PROBLEM DETAILS.
The listing that follows should be reproduced exactly, line for line.

___ EXERCISE DATA ___

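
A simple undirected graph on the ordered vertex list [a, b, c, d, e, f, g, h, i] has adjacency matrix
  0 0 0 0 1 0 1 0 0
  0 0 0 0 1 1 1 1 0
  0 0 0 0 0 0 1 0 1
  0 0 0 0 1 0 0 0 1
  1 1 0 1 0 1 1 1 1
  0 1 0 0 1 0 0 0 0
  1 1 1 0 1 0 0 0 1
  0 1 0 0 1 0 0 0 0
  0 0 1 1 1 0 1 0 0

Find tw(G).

2

A width-2 tree decomposition is:
Bags: B1 = {a, e, g}  B2 = {e, g, i}  B3 = {c, g, i}  B4 = {b, e, g}  B5 = {d, e, i}  B6 = {b, e, f}  B7 = {b, e, h}
Tree: B1–B2, B2–B3, B1–B4, B2–B5, B4–B6, B6–B7
Each bag holds 3 vertices, so the decomposition has width 2, which upper-bounds the treewidth. Conversely, {d, e, i} is a clique of size 3, and the vertices of any clique must share a bag in every tree decomposition; so some bag has ≥ 3 vertices and tw(G) ≥ 2. Combining the bounds, tw(G) = 2.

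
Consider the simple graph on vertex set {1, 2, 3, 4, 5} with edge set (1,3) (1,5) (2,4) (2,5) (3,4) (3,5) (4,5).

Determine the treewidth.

2

A width-2 tree decomposition is:
Bags: B1 = {1, 3, 5}  B2 = {3, 4, 5}  B3 = {2, 4, 5}
Tree: B1–B2, B2–B3
The largest bag has 3 vertices, giving width 2; this decomposition certifies tw(G) ≤ 2. Conversely, {2, 4, 5} is a clique of size 3, and the vertices of any clique must share a bag in every tree decomposition; so some bag has ≥ 3 vertices and tw(G) ≥ 2. The upper and lower bounds meet at 2, so that is the treewidth.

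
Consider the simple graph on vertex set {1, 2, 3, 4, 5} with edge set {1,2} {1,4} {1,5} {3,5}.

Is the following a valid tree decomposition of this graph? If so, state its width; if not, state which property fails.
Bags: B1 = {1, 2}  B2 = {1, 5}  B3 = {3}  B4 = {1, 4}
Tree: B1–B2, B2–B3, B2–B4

No — edge (5,3) lies in no bag.

A tree decomposition must satisfy three properties: every vertex lies in some bag; for every edge, both endpoints lie together in some bag; and for every vertex, the bags containing it form a connected subtree. Here edge (5,3) lies in no bag, so the decomposition is invalid.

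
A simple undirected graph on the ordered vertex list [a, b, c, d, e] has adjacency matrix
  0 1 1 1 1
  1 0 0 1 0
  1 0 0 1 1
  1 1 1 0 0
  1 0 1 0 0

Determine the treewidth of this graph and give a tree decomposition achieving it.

Treewidth 2.
Bags: B1 = {a, c, d}  B2 = {a, b, d}  B3 = {a, c, e}
Tree: B1–B2, B1–B3

The largest bag has 3 vertices, giving width 2; this decomposition certifies tw(G) ≤ 2. For the lower bound, the 3 vertices {a, c, d} are pairwise adjacent, and any tree decomposition puts a clique entirely inside one bag — forcing width ≥ 2. Therefore the treewidth is 2.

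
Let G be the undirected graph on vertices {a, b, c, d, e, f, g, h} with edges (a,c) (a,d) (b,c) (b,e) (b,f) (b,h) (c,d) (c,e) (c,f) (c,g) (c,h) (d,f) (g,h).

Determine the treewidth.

A width-2 tree decomposition is:
Bags: B1 = {b, c, f}  B2 = {b, c, e}  B3 = {b, c, h}  B4 = {c, g, h}  B5 = {c, d, f}  B6 = {a, c, d}
Tree: B1–B2, B2–B3, B3–B4, B1–B5, B5–B6
Every bag has size at most 3, so the width is 3 − 1 = 2 and tw(G) ≤ 2. For the lower bound, the 3 vertices {a, c, d} are pairwise adjacent, and any tree decomposition puts a clique entirely inside one bag — forcing width ≥ 2. Therefore the treewidth is 2.

2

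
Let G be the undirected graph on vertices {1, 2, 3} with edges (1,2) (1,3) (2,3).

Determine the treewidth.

A width-2 tree decomposition is:
Bags: B1 = {1, 2, 3}
Tree: (single bag)
With just one bag of size 3, the width is 3 − 1 = 2, so tw(G) ≤ 2. On the other hand G contains the 3-clique {1, 2, 3}. A clique must lie in a single bag of any decomposition, so no decomposition can have width below 2. The upper and lower bounds meet at 2, so that is the treewidth.

2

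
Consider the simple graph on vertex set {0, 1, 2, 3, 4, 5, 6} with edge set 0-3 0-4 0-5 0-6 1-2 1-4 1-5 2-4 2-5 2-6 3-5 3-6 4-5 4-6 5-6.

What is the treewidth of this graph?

A width-3 tree decomposition is:
Bags: B1 = {1, 2, 4, 5}  B2 = {2, 4, 5, 6}  B3 = {0, 4, 5, 6}  B4 = {0, 3, 5, 6}
Tree: B1–B2, B2–B3, B3–B4
The largest bag has 4 vertices, giving width 3; this decomposition certifies tw(G) ≤ 3. On the other hand G contains the 4-clique {0, 3, 5, 6}. A clique must lie in a single bag of any decomposition, so no decomposition can have width below 3. Combining the bounds, tw(G) = 3.

3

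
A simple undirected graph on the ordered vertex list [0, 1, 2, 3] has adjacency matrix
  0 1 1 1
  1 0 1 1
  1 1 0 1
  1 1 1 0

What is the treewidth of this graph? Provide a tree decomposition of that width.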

___

ANSWER BELOW.
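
A simple undirected graph on the ordered vertex list [a, b, c, d, e, f, g, h, i] has adjacency matrix
  0 0 0 0 1 0 1 0 0
  0 0 0 0 1 1 1 1 0
  0 0 0 0 0 0 1 0 1
  0 0 0 0 1 0 0 0 1
  1 1 0 1 0 1 1 1 1
  0 1 0 0 1 0 0 0 0
  1 1 1 0 1 0 0 0 1
  0 1 0 0 1 0 0 0 0
  0 0 1 1 1 0 1 0 0

Find tw(G).

2

A width-2 tree decomposition is:
Bags: B1 = {a, e, g}  B2 = {e, g, i}  B3 = {c, g, i}  B4 = {b, e, g}  B5 = {d, e, i}  B6 = {b, e, f}  B7 = {b, e, h}
Tree: B1–B2, B2–B3, B1–B4, B2–B5, B4–B6, B6–B7
Each bag holds 3 vertices, so the decomposition has width 2, which upper-bounds the treewidth. Conversely, {d, e, i} is a clique of size 3, and the vertices of any clique must share a bag in every tree decomposition; so some bag has ≥ 3 vertices and tw(G) ≥ 2. Combining the bounds, tw(G) = 2.

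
Consider the simple graph on vertex set {1, 2, 3, 4, 5} with edge set (1,3) (1,5) (2,4) (2,5) (3,4) (3,5) (4,5).

Determine the treewidth.

2

A width-2 tree decomposition is:
Bags: B1 = {1, 3, 5}  B2 = {3, 4, 5}  B3 = {2, 4, 5}
Tree: B1–B2, B2–B3
The largest bag has 3 vertices, giving width 2; this decomposition certifies tw(G) ≤ 2. Conversely, {2, 4, 5} is a clique of size 3, and the vertices of any clique must share a bag in every tree decomposition; so some bag has ≥ 3 vertices and tw(G) ≥ 2. The upper and lower bounds meet at 2, so that is the treewidth.

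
Consider the simple graph on vertex set {1, 2, 3, 4, 5} with edge set {1,2} {1,4} {1,5} {3,5}.

Is the following a valid tree decomposition of this graph? If so, state its width; if not, state which property fails.
Bags: B1 = {1, 2}  B2 = {1, 5}  B3 = {3}  B4 = {1, 4}
Tree: B1–B2, B2–B3, B2–B4

No — edge (5,3) lies in no bag.

A tree decomposition must satisfy three properties: every vertex lies in some bag; for every edge, both endpoints lie together in some bag; and for every vertex, the bags containing it form a connected subtree. Here edge (5,3) lies in no bag, so the decomposition is invalid.

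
A simple undirected graph on the ordered vertex list [a, b, c, d, e] has adjacency matrix
  0 1 1 1 1
  1 0 0 1 0
  1 0 0 1 1
  1 1 1 0 0
  1 0 1 0 0

Determine the treewidth of this graph and give a tree decomposition achieving it.

Treewidth 2.
Bags: B1 = {a, c, d}  B2 = {a, b, d}  B3 = {a, c, e}
Tree: B1–B2, B1–B3

The largest bag has 3 vertices, giving width 2; this decomposition certifies tw(G) ≤ 2. For the lower bound, the 3 vertices {a, c, d} are pairwise adjacent, and any tree decomposition puts a clique entirely inside one bag — forcing width ≥ 2. Therefore the treewidth is 2.

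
Let G be the undirected graph on vertices {a, b, c, d, e, f, g, h} with edges (a,c) (a,d) (b,c) (b,e) (b,f) (b,h) (c,d) (c,e) (c,f) (c,g) (c,h) (d,f) (g,h).

Determine the treewidth.

A width-2 tree decomposition is:
Bags: B1 = {b, c, f}  B2 = {b, c, e}  B3 = {b, c, h}  B4 = {c, g, h}  B5 = {c, d, f}  B6 = {a, c, d}
Tree: B1–B2, B2–B3, B3–B4, B1–B5, B5–B6
Every bag has size at most 3, so the width is 3 − 1 = 2 and tw(G) ≤ 2. For the lower bound, the 3 vertices {a, c, d} are pairwise adjacent, and any tree decomposition puts a clique entirely inside one bag — forcing width ≥ 2. Therefore the treewidth is 2.

2

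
Let G be the undirected graph on vertices {1, 2, 3} with edges (1,2) (1,3) (2,3).

Determine the treewidth.

A width-2 tree decomposition is:
Bags: B1 = {1, 2, 3}
Tree: (single bag)
With just one bag of size 3, the width is 3 − 1 = 2, so tw(G) ≤ 2. On the other hand G contains the 3-clique {1, 2, 3}. A clique must lie in a single bag of any decomposition, so no decomposition can have width below 2. The upper and lower bounds meet at 2, so that is the treewidth.

2

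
Consider the simple graph on vertex set {0, 1, 2, 3, 4, 5, 6} with edge set 0-3 0-4 0-5 0-6 1-2 1-4 1-5 2-4 2-5 2-6 3-5 3-6 4-5 4-6 5-6.

What is the treewidth of this graph?

A width-3 tree decomposition is:
Bags: B1 = {1, 2, 4, 5}  B2 = {2, 4, 5, 6}  B3 = {0, 4, 5, 6}  B4 = {0, 3, 5, 6}
Tree: B1–B2, B2–B3, B3–B4
The largest bag has 4 vertices, giving width 3; this decomposition certifies tw(G) ≤ 3. On the other hand G contains the 4-clique {0, 3, 5, 6}. A clique must lie in a single bag of any decomposition, so no decomposition can have width below 3. Combining the bounds, tw(G) = 3.

3

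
A simple undirected graph on the ordered vertex list [0, 1, 2, 3] has adjacency matrix
  0 1 1 1
  1 0 1 1
  1 1 0 1
  1 1 1 0

What is the treewidth of this graph? Provide a tree decomposition of that width.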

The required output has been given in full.